What the task requires: The full set of records must be set down verbatim.

Provided records:
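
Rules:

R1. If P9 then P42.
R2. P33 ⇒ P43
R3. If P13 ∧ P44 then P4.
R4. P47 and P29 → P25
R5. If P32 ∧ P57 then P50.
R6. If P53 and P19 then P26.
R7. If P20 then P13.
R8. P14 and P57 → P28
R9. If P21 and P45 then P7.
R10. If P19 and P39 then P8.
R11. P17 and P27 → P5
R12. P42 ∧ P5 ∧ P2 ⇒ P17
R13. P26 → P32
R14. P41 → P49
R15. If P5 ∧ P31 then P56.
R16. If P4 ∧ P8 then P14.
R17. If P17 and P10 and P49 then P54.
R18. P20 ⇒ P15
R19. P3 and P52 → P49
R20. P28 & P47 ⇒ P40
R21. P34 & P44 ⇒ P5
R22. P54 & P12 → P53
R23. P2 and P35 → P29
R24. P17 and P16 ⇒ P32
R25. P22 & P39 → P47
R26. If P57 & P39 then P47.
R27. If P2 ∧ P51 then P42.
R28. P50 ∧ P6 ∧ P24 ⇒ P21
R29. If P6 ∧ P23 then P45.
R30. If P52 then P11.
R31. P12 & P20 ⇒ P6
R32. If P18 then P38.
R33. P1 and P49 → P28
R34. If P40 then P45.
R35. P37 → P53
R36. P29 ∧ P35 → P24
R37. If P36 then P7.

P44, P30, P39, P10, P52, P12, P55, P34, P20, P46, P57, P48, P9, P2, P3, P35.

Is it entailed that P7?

No

Forward chaining from the given facts derives: P42, P13, P15, P49, P5, P29, P47, P11, P6, P24, P4, P25, P17, P54, P53.
Rules concluding P7: R9 needs P21; R37 needs P36 — none of these are established.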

Written reply:
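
Rules:

R1. If P9 then P42.
R2. P33 ⇒ P43
R3. If P13 ∧ P44 then P4.
R4. P47 and P29 → P25
R5. If P32 ∧ P57 then P50.
R6. If P53 and P19 then P26.
R7. If P20 then P13.
R8. P14 and P57 → P28
R9. If P21 and P45 then P7.
R10. If P19 and P39 then P8.
R11. P17 and P27 → P5
R12. P42 ∧ P5 ∧ P2 ⇒ P17
R13. P26 → P32
R14. P41 → P49
R15. If P5 ∧ P31 then P56.
R16. If P4 ∧ P8 then P14.
R17. If P17 and P10 and P49 then P54.
R18. P20 ⇒ P15
R19. P3 and P52 → P49
R20. P28 & P47 ⇒ P40
R21. P34 & P44 ⇒ P5
R22. P54 & P12 → P53
R23. P2 and P35 → P29
R24. P17 and P16 ⇒ P32
R25. P22 & P39 → P47
R26. If P57 & P39 then P47.
R27. If P2 ∧ P51 then P42.
R28. P50 ∧ P6 ∧ P24 ⇒ P21
R29. If P6 ∧ P23 then P45.
R30. If P52 then P11.
R31. P12 & P20 ⇒ P6
R32. If P18 then P38.
R33. P1 and P49 → P28
R34. If P40 then P45.
R35. P37 → P53
R36. P29 ∧ P35 → P24
R37. If P36 then P7.

P44, P30, P39, P10, P52, P12, P55, P34, P20, P46, P57, P48, P9, P2, P3, P35.

Is it entailed that P7?

No

Forward chaining from the given facts derives: P42, P13, P15, P49, P5, P29, P47, P11, P6, P24, P4, P25, P17, P54, P53.
Rules concluding P7: R9 needs P21; R37 needs P36 — none of these are established.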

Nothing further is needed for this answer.